### Stored data entries
▼

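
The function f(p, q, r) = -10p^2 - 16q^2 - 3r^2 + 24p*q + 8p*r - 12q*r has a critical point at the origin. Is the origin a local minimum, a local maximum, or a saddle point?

local maximum

The Hessian at the origin is H = [[-20, 24, 8], [24, -32, -12], [8, -12, -6]].
Congruent diagonalization of H (simultaneous row and column reduction) yields pivots -20, -16/5, -1.
Counting signs: 3 negative.
H is negative definite, so the origin is a strict local maximum.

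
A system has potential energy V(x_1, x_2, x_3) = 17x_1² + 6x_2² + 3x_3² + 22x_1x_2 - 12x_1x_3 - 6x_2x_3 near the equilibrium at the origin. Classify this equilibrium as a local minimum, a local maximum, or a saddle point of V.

saddle point

The Hessian at the origin is H = [[34, 22, -12], [22, 12, -6], [-12, -6, 6]].
Applying the same elementary operations to the rows and columns of H produces a congruent diagonal matrix with entries 34, -38/17, 60/19.
That gives 2 positive, 1 negative pivots.
H is indefinite, so the origin is a saddle point.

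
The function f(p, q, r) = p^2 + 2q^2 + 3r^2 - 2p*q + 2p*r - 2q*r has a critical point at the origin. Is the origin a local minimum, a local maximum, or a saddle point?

The Hessian at the origin is H = [[2, -2, 2], [-2, 4, -2], [2, -2, 6]].
An LDLᵀ factorisation of H has diagonal entries 2, 2, 4.
So there are 3 positive pivots.
H is positive definite, so the origin is a strict local minimum.

local minimum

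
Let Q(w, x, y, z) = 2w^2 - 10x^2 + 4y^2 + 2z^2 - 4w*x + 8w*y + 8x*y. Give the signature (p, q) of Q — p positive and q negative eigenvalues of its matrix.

(3, 1)

Write A = [[2, -2, 4, 0], [-2, -10, 4, 0], [4, 4, 4, 0], [0, 0, 0, 2]].
Symmetric row and column elimination reduces A to a congruent diagonal form with pivots 2, -12, 4/3, 2.
So there are 3 positive, 1 negative pivots.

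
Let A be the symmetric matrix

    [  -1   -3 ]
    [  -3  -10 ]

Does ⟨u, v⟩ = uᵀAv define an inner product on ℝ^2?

For the 2×2 matrix [[-1, -3], [-3, -10]]: det = -1·-10 − (-3)² = 1, trace = -11.
det > 0 so both eigenvalues share the sign of the trace; trace = -11 < 0 ⇒ both negative.
⟨·,·⟩ is an inner product exactly when A is positive definite.

no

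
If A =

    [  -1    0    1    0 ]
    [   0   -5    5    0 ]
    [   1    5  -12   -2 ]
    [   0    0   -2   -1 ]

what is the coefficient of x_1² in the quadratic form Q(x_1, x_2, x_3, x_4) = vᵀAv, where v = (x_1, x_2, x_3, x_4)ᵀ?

-1

The coefficient of x_1² is the diagonal entry A[1,1] = -1.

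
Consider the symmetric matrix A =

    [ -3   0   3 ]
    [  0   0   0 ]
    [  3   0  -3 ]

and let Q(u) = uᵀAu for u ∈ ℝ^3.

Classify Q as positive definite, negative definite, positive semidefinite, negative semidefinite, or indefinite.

negative semidefinite

Congruent diagonalization of A (simultaneous row and column reduction) yields pivots -3, 0, 0.
So there are 1 negative, 2 zero pivots.
Hence Q is negative semidefinite.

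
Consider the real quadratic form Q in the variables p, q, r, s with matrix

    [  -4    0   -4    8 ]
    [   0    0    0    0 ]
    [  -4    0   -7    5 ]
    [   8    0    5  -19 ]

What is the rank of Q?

Applying the same elementary operations to the rows and columns of A produces a congruent diagonal matrix with entries -4, 0, -3, 0.
Counting signs: 2 negative, 2 zero.
The rank is the number of nonzero pivots: 2.

2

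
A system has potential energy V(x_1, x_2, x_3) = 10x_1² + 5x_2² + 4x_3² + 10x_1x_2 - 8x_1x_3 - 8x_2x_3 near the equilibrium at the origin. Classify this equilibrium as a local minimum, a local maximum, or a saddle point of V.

The Hessian at the origin is H = [[20, 10, -8], [10, 10, -8], [-8, -8, 8]].
An LDLᵀ factorisation of H has diagonal entries 20, 5, 8/5.
Counting signs: 3 positive.
H is positive definite, so the origin is a strict local minimum.

local minimum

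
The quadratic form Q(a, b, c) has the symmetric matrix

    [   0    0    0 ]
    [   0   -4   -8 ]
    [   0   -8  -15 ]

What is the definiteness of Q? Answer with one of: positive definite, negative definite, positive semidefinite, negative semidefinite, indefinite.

Row-reducing A symmetrically gives the diagonal entries 0, -4, 1.
That gives 1 positive, 1 negative, 1 zero pivots.
Hence Q is indefinite.

indefinite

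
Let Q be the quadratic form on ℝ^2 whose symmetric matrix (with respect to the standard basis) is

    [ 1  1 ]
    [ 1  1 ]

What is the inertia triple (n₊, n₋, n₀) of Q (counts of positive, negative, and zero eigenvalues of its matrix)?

(1, 0, 1)

Symmetric row and column elimination reduces A to a congruent diagonal form with pivots 1, 0.
That gives 1 positive, 1 zero pivots.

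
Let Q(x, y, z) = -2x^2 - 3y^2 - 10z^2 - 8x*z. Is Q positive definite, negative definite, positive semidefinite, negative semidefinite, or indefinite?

negative definite

The symmetric matrix of Q is A = [[-2, 0, -4], [0, -3, 0], [-4, 0, -10]].
Leading principal minors: Δ_1 = -2, Δ_2 = 6, Δ_3 = -12.
The signs alternate starting with Δ_1 < 0, so by Sylvester's criterion Q is negative definite.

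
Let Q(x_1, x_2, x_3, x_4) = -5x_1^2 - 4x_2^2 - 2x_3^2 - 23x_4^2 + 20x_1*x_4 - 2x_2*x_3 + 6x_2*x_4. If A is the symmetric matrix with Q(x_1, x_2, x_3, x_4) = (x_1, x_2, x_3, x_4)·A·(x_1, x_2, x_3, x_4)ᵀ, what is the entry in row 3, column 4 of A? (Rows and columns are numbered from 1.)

0

The coefficient of x_3·x_4 in Q is 0. For a symmetric A this equals A[3,4] + A[4,3] = 2·A[3,4].
So A[3,4] = 0/2 = 0.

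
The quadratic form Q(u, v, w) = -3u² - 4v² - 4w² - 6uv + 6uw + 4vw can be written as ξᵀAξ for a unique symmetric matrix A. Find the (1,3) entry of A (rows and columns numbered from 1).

The coefficient of u·w in Q is 6. For a symmetric A this equals A[1,3] + A[3,1] = 2·A[1,3].
So A[1,3] = 6/2 = 3.

3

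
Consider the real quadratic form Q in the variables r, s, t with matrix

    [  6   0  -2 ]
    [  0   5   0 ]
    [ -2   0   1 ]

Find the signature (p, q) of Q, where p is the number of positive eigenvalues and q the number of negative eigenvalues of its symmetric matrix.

(3, 0)

An LDLᵀ factorisation of A has diagonal entries 6, 5, 1/3.
That gives 3 positive pivots.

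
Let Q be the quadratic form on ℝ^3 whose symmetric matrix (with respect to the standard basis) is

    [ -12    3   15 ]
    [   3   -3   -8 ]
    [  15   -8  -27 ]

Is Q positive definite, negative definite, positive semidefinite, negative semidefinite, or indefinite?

negative definite

An LDLᵀ factorisation of A has diagonal entries -12, -9/4, -2/9.
Counting signs: 3 negative.
Hence Q is negative definite.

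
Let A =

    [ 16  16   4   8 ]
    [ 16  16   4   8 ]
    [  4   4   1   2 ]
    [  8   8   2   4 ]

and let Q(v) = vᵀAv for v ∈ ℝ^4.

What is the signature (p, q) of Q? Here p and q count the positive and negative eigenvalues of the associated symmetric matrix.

(1, 0)

Applying the same elementary operations to the rows and columns of A produces a congruent diagonal matrix with entries 16, 0, 0, 0.
That gives 1 positive, 3 zero pivots.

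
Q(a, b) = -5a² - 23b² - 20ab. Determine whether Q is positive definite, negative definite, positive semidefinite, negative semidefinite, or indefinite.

negative definite

The symmetric matrix of Q is A = [[-5, -10], [-10, -23]].
Leading principal minors: Δ_1 = -5, Δ_2 = 15.
The signs alternate starting with Δ_1 < 0, so by Sylvester's criterion Q is negative definite.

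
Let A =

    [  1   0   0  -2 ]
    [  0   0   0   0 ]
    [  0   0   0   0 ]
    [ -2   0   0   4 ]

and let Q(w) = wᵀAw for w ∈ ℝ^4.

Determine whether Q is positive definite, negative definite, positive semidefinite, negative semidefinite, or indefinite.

positive semidefinite

Congruent diagonalization of A (simultaneous row and column reduction) yields pivots 1, 0, 0, 0.
Counting signs: 1 positive, 3 zero.
Hence Q is positive semidefinite.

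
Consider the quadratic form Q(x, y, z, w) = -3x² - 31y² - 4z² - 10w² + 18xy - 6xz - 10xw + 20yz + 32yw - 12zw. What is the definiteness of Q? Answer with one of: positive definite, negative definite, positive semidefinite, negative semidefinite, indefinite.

The symmetric matrix of Q is A = [[-3, 9, -3, -5], [9, -31, 10, 16], [-3, 10, -4, -6], [-5, 16, -6, -10]].
Leading principal minors: Δ_1 = -3, Δ_2 = 12, Δ_3 = -9, Δ_4 = 6.
The signs alternate starting with Δ_1 < 0, so by Sylvester's criterion Q is negative definite.

negative definite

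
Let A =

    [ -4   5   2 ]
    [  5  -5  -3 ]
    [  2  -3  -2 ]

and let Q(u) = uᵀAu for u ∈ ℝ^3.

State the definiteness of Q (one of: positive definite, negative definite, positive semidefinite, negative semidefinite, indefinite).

indefinite

Symmetric row and column elimination reduces A to a congruent diagonal form with pivots -4, 5/4, -6/5.
So there are 1 positive, 2 negative pivots.
Hence Q is indefinite.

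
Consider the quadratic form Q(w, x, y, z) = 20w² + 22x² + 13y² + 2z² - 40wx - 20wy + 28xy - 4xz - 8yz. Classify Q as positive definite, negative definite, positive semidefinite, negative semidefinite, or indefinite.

positive semidefinite

Write A = [[20, -20, -10, 0], [-20, 22, 14, -2], [-10, 14, 13, -4], [0, -2, -4, 2]].
Symmetric row and column elimination reduces A to a congruent diagonal form with pivots 20, 2, 0, 0.
That gives 2 positive, 2 zero pivots.
Hence Q is positive semidefinite.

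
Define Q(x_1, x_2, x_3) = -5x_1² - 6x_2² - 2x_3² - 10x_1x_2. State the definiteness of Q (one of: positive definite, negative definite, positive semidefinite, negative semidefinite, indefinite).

negative definite

Write A = [[-5, -5, 0], [-5, -6, 0], [0, 0, -2]].
Row-reducing A symmetrically gives the diagonal entries -5, -1, -2.
Counting signs: 3 negative.
Hence Q is negative definite.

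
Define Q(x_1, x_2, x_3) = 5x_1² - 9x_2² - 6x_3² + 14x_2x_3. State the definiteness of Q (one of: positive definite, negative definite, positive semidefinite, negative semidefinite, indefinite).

The associated matrix is A = [[5, 0, 0], [0, -9, 7], [0, 7, -6]].
Row-reducing A symmetrically gives the diagonal entries 5, -9, -5/9.
Counting signs: 1 positive, 2 negative.
Hence Q is indefinite.

indefinite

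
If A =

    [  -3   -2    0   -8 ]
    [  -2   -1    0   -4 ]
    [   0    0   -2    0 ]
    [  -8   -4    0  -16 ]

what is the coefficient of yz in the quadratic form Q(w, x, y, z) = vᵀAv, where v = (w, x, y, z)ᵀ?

The coefficient of yz is A[3,4] + A[4,3] = 2·0 = 0.

0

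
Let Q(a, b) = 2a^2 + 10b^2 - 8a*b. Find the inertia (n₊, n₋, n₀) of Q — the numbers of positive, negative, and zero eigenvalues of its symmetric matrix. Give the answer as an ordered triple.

The associated matrix is A = [[2, -4], [-4, 10]].
An LDLᵀ factorisation of A has diagonal entries 2, 2.
So there are 2 positive pivots.

(2, 0, 0)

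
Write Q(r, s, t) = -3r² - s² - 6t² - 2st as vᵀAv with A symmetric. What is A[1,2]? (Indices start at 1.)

The coefficient of r·s in Q is 0. For a symmetric A this equals A[1,2] + A[2,1] = 2·A[1,2].
So A[1,2] = 0/2 = 0.

0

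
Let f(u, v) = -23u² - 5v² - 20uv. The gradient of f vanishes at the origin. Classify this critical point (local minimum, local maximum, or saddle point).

local maximum

The Hessian at the origin is H = [[-46, -20], [-20, -10]].
det H = -46·-10 − (-20)² = 60 > 0 and H[1,1] = -46 < 0, so H is negative definite.
Therefore the origin is a local maximum.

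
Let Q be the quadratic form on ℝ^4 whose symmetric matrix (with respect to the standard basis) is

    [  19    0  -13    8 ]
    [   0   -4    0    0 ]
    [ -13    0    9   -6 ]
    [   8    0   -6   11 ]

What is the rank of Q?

4

Symmetric row and column elimination reduces A to a congruent diagonal form with pivots 19, -4, 2/19, 5.
Counting signs: 3 positive, 1 negative.
The rank is the number of nonzero pivots: 4.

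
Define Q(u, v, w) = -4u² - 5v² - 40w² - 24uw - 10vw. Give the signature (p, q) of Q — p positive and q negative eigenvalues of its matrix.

(1, 2)

The associated matrix is A = [[-4, 0, -12], [0, -5, -5], [-12, -5, -40]].
Symmetric row and column elimination reduces A to a congruent diagonal form with pivots -4, -5, 1.
Counting signs: 1 positive, 2 negative.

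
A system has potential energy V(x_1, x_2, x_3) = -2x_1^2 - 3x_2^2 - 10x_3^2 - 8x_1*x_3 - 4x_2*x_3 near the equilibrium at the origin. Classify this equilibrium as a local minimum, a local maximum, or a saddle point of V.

The Hessian at the origin is H = [[-4, 0, -8], [0, -6, -4], [-8, -4, -20]].
Congruent diagonalization of H (simultaneous row and column reduction) yields pivots -4, -6, -4/3.
So there are 3 negative pivots.
H is negative definite, so the origin is a strict local maximum.

local maximum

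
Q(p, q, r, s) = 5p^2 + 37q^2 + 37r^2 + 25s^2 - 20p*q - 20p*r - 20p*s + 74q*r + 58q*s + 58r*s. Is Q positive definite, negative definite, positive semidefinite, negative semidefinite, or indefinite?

positive semidefinite

Write A = [[5, -10, -10, -10], [-10, 37, 37, 29], [-10, 37, 37, 29], [-10, 29, 29, 25]].
Congruent diagonalization of A (simultaneous row and column reduction) yields pivots 5, 17, 0, 4/17.
So there are 3 positive, 1 zero pivots.
Hence Q is positive semidefinite.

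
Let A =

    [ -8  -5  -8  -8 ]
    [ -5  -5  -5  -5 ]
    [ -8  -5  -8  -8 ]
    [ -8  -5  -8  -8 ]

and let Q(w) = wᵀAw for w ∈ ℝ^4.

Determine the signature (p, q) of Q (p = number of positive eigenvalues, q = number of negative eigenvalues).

Symmetric row and column elimination reduces A to a congruent diagonal form with pivots -8, -15/8, 0, 0.
That gives 2 negative, 2 zero pivots.

(0, 2)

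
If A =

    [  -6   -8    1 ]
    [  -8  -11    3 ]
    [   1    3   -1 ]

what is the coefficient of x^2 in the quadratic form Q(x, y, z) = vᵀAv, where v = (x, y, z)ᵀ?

The coefficient of x^2 is the diagonal entry A[1,1] = -6.

-6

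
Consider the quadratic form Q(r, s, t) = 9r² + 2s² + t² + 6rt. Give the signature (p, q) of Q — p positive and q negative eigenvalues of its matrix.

The symmetric matrix is A = [[9, 0, 3], [0, 2, 0], [3, 0, 1]].
Applying the same elementary operations to the rows and columns of A produces a congruent diagonal matrix with entries 9, 2, 0.
Counting signs: 2 positive, 1 zero.

(2, 0)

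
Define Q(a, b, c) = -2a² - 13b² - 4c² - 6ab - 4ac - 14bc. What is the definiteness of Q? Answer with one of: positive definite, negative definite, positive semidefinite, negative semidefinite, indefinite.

The symmetric matrix is A = [[-2, -3, -2], [-3, -13, -7], [-2, -7, -4]].
Applying the same elementary operations to the rows and columns of A produces a congruent diagonal matrix with entries -2, -17/2, -2/17.
So there are 3 negative pivots.
Hence Q is negative definite.

negative definite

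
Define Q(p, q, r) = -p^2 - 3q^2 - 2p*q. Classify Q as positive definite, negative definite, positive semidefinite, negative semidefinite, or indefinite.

Write A = [[-1, -1, 0], [-1, -3, 0], [0, 0, 0]].
Congruent diagonalization of A (simultaneous row and column reduction) yields pivots -1, -2, 0.
So there are 2 negative, 1 zero pivots.
Hence Q is negative semidefinite.

negative semidefinite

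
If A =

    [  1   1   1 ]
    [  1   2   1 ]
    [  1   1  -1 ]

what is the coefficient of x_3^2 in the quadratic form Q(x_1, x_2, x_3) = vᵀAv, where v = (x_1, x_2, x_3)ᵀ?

-1

The coefficient of x_3^2 is the diagonal entry A[3,3] = -1.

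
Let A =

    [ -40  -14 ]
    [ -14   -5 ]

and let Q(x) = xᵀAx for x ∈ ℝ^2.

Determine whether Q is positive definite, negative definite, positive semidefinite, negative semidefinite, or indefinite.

For the 2×2 matrix [[-40, -14], [-14, -5]]: det = -40·-5 − (-14)² = 4, trace = -45.
det > 0 so both eigenvalues share the sign of the trace; trace = -45 < 0 ⇒ both negative.

negative definite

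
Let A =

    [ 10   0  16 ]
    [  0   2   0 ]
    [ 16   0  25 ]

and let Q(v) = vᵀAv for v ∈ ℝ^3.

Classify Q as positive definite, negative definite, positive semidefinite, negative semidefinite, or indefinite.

indefinite

Symmetric row and column elimination reduces A to a congruent diagonal form with pivots 10, 2, -3/5.
That gives 2 positive, 1 negative pivots.
Hence Q is indefinite.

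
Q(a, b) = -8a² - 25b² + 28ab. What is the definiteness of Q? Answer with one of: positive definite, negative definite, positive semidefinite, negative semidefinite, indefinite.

The symmetric matrix of Q is [[-8, 14], [14, -25]].
For the 2×2 matrix [[-8, 14], [14, -25]]: det = -8·-25 − (14)² = 4, trace = -33.
det > 0 so both eigenvalues share the sign of the trace; trace = -33 < 0 ⇒ both negative.

negative definite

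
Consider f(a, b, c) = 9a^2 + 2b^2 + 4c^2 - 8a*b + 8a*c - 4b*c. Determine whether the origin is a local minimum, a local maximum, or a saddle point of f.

local minimum

The Hessian at the origin is H = [[18, -8, 8], [-8, 4, -4], [8, -4, 8]].
Row-reducing H symmetrically gives the diagonal entries 18, 4/9, 4.
Counting signs: 3 positive.
H is positive definite, so the origin is a strict local minimum.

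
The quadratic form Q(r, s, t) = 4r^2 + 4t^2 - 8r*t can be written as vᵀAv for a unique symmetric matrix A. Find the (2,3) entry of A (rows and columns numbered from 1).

0

The coefficient of s·t in Q is 0. For a symmetric A this equals A[2,3] + A[3,2] = 2·A[2,3].
So A[2,3] = 0/2 = 0.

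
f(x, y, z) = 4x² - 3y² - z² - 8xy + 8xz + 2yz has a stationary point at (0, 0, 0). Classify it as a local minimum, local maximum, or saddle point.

The Hessian at the origin is H = [[8, -8, 8], [-8, -6, 2], [8, 2, -2]].
Row-reducing H symmetrically gives the diagonal entries 8, -14, -20/7.
Counting signs: 1 positive, 2 negative.
H is indefinite, so the origin is a saddle point.

saddle point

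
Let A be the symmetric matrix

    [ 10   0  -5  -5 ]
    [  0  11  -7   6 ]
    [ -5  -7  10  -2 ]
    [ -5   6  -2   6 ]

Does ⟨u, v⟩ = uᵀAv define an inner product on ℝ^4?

yes

Leading principal minors: Δ_1 = 10, Δ_2 = 110, Δ_3 = 335, Δ_4 = 25.
All leading principal minors are positive, so by Sylvester's criterion Q is positive definite.
⟨·,·⟩ is an inner product exactly when A is positive definite.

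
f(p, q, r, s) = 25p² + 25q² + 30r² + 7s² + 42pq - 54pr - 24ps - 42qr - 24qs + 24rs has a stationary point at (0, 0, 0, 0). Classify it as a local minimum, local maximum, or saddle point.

local minimum

The Hessian at the origin is H = [[50, 42, -54, -24], [42, 50, -42, -24], [-54, -42, 60, 24], [-24, -24, 24, 14]].
Row-reducing H symmetrically gives the diagonal entries 50, 368/25, 21/23, 2/7.
Counting signs: 4 positive.
H is positive definite, so the origin is a strict local minimum.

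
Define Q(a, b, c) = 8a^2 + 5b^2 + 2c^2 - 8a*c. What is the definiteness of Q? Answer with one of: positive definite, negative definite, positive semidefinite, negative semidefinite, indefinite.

positive semidefinite

Write A = [[8, 0, -4], [0, 5, 0], [-4, 0, 2]].
Symmetric row and column elimination reduces A to a congruent diagonal form with pivots 8, 5, 0.
So there are 2 positive, 1 zero pivots.
Hence Q is positive semidefinite.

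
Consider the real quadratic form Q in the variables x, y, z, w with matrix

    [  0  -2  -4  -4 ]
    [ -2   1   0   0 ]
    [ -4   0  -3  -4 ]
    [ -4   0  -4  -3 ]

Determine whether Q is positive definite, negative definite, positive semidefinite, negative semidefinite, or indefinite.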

▲

### Description of the task
Search the data above for the string "variables" and report each line that holds it.

### Result of this task
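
Consider the real quadratic form Q in the variables p, q, r, s with matrix
Consider the real quadratic form Q in the variables r, s, t with matrix
Consider the real quadratic form Q in the variables x, y, z, w with matrix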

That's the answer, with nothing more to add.